▸ DATA FOR THIS TASK
++++++
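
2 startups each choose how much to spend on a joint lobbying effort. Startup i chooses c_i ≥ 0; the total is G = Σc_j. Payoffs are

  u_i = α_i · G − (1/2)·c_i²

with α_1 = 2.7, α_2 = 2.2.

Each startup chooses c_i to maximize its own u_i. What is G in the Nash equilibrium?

4.9

Startup i's FOC: ∂u_i/∂c_i = α_i − c_i = 0, so c_i* = α_i.
NE contributions = (2.7, 2.2); G = 4.9.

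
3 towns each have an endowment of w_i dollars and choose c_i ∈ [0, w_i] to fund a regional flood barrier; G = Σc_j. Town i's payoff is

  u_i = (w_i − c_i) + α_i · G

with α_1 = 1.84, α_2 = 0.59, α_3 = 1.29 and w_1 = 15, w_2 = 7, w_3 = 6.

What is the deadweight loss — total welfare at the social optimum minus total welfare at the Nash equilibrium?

∂u_i/∂c_i = α_i − 1, so town i contributes w_i if α_i > 1, else 0.
α_i > 1 for i ∈ {1, 3}; NE contributions (15, 0, 6), G = 21.
W^NE = Σw_i − G^NE + (Σα_i)·G^NE = 28 + 2.72·21 = 85.12.
Planner: ∂(Σu_j)/∂c_i = Σα_j − 1 = 2.72 > 0, so everyone contributes w_i; G^SO = 28, W^SO = 28 + 2.72·28 = 104.16.
Deadweight loss = 19.04.

19.04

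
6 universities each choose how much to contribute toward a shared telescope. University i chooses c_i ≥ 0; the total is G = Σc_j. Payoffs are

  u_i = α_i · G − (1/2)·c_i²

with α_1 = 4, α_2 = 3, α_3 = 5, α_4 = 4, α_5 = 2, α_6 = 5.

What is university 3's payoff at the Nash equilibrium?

University i's FOC: ∂u_i/∂c_i = α_i − c_i = 0, so c_i* = α_i.
NE contributions = (4, 3, 5, 4, 2, 5); G = 23.
u_3 = α_3·G − ½·(c_3)² = 5·23 − ½·5² = 102.5.

102.5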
++++++
▸ EXERCISE DETAILS
Set down the material above in full, keeping each line exactly as it is.

▸ WRITTEN REPLY
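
2 startups each choose how much to spend on a joint lobbying effort. Startup i chooses c_i ≥ 0; the total is G = Σc_j. Payoffs are

  u_i = α_i · G − (1/2)·c_i²

with α_1 = 2.7, α_2 = 2.2.

Each startup chooses c_i to maximize its own u_i. What is G in the Nash equilibrium?

4.9

Startup i's FOC: ∂u_i/∂c_i = α_i − c_i = 0, so c_i* = α_i.
NE contributions = (2.7, 2.2); G = 4.9.

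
3 towns each have an endowment of w_i dollars and choose c_i ∈ [0, w_i] to fund a regional flood barrier; G = Σc_j. Town i's payoff is

  u_i = (w_i − c_i) + α_i · G

with α_1 = 1.84, α_2 = 0.59, α_3 = 1.29 and w_1 = 15, w_2 = 7, w_3 = 6.

What is the deadweight loss — total welfare at the social optimum minus total welfare at the Nash equilibrium?

∂u_i/∂c_i = α_i − 1, so town i contributes w_i if α_i > 1, else 0.
α_i > 1 for i ∈ {1, 3}; NE contributions (15, 0, 6), G = 21.
W^NE = Σw_i − G^NE + (Σα_i)·G^NE = 28 + 2.72·21 = 85.12.
Planner: ∂(Σu_j)/∂c_i = Σα_j − 1 = 2.72 > 0, so everyone contributes w_i; G^SO = 28, W^SO = 28 + 2.72·28 = 104.16.
Deadweight loss = 19.04.

19.04

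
6 universities each choose how much to contribute toward a shared telescope. University i chooses c_i ≥ 0; the total is G = Σc_j. Payoffs are

  u_i = α_i · G − (1/2)·c_i²

with α_1 = 4, α_2 = 3, α_3 = 5, α_4 = 4, α_5 = 2, α_6 = 5.

What is university 3's payoff at the Nash equilibrium?

University i's FOC: ∂u_i/∂c_i = α_i − c_i = 0, so c_i* = α_i.
NE contributions = (4, 3, 5, 4, 2, 5); G = 23.
u_3 = α_3·G − ½·(c_3)² = 5·23 − ½·5² = 102.5.

102.5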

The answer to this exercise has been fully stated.